### Input for this task
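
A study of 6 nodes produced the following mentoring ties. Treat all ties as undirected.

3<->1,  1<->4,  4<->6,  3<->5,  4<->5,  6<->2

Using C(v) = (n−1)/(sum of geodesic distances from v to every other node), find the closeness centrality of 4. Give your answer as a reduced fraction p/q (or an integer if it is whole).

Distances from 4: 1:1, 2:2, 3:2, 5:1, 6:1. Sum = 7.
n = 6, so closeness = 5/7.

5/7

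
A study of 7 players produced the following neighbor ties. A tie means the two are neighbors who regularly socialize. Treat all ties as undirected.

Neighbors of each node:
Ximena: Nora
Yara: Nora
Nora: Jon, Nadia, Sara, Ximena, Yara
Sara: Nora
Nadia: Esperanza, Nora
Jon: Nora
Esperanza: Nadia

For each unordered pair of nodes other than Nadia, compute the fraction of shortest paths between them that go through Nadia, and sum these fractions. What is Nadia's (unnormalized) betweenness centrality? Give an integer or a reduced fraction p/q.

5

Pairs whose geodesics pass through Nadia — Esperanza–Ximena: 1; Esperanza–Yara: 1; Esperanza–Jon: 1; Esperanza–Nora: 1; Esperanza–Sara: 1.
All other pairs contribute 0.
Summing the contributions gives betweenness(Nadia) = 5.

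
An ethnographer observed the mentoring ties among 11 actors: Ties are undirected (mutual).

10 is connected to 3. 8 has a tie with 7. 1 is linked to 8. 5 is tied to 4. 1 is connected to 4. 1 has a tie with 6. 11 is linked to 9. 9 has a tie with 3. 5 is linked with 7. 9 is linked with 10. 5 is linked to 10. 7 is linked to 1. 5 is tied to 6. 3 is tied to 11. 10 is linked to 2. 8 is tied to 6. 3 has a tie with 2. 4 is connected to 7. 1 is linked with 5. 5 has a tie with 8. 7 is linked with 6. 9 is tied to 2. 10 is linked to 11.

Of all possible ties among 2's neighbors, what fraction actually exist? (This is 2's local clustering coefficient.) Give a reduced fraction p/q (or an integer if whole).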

--

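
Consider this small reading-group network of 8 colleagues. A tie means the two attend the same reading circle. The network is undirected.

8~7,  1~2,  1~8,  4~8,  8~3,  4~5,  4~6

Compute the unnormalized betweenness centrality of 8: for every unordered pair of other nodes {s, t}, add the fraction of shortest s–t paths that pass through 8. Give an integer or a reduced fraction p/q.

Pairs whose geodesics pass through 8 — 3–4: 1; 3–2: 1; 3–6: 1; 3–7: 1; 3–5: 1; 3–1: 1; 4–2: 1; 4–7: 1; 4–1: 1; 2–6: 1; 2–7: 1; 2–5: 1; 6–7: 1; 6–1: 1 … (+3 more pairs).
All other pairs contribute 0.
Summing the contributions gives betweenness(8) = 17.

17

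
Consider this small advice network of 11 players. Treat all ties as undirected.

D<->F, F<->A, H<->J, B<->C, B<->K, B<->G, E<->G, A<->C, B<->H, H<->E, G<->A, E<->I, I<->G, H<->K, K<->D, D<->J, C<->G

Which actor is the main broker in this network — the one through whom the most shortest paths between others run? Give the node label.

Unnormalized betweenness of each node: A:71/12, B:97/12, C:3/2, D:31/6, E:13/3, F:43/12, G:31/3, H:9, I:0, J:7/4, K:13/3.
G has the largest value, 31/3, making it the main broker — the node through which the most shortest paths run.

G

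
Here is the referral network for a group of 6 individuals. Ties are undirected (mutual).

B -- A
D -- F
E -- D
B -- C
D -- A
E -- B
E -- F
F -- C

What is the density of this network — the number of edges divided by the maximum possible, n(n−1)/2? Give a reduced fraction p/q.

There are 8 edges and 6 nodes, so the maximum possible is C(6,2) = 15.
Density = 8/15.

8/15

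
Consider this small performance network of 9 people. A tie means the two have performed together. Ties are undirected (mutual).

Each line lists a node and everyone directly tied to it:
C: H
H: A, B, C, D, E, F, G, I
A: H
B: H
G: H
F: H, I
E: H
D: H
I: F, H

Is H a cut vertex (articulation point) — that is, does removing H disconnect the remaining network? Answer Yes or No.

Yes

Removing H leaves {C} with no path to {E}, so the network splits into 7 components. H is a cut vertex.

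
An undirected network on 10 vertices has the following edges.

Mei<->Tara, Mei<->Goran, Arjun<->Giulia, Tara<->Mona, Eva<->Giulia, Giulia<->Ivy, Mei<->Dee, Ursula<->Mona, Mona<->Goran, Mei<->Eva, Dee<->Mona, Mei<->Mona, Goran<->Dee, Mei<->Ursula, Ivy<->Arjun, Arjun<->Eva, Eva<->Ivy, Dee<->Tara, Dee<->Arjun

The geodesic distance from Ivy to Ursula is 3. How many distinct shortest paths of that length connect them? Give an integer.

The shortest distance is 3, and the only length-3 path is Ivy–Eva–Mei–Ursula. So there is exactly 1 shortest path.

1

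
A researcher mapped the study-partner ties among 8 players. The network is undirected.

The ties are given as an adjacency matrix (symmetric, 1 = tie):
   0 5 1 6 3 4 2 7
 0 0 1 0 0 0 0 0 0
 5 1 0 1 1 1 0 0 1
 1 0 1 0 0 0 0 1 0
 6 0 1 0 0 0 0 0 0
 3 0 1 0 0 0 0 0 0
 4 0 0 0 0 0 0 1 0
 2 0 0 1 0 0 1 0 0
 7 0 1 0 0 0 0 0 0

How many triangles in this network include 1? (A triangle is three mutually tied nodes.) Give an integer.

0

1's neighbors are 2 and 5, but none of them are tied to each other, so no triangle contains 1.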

### Action item
Which lines of the data contain the string "small"? Copy each one.

### Solution to this problem
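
Consider this small reading-group network of 8 colleagues. A tie means the two attend the same reading circle. The network is undirected.
Consider this small advice network of 11 players. Treat all ties as undirected.
Consider this small performance network of 9 people. A tie means the two have performed together. Ties are undirected (mutual).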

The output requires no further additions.